**Provided records:**
══════

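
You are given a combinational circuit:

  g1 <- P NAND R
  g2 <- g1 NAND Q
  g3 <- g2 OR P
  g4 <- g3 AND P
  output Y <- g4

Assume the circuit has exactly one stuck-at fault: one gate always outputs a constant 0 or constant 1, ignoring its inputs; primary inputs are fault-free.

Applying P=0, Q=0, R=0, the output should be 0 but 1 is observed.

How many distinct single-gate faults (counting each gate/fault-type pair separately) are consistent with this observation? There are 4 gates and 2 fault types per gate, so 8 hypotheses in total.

Fault-free: g1=1, g2=1, g3=1, g4=0 → 0. Observed 1.
  g1 stuck-at-0: output 0 ✗
  g1 stuck-at-1: output 0 ✗
  g2 stuck-at-0: output 0 ✗
  g2 stuck-at-1: output 0 ✗
  g3 stuck-at-0: output 0 ✗
  g3 stuck-at-1: output 0 ✗
  g4 stuck-at-0: output 0 ✗
  g4 stuck-at-1: output 1 ✓
Consistent faults: {g4 stuck-at-1} — 1 in all.

1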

══════

**Task instructions:** Nothing but a number is wanted here: please count the lines in the entries above that include the word "circuit".

**Written response:** 2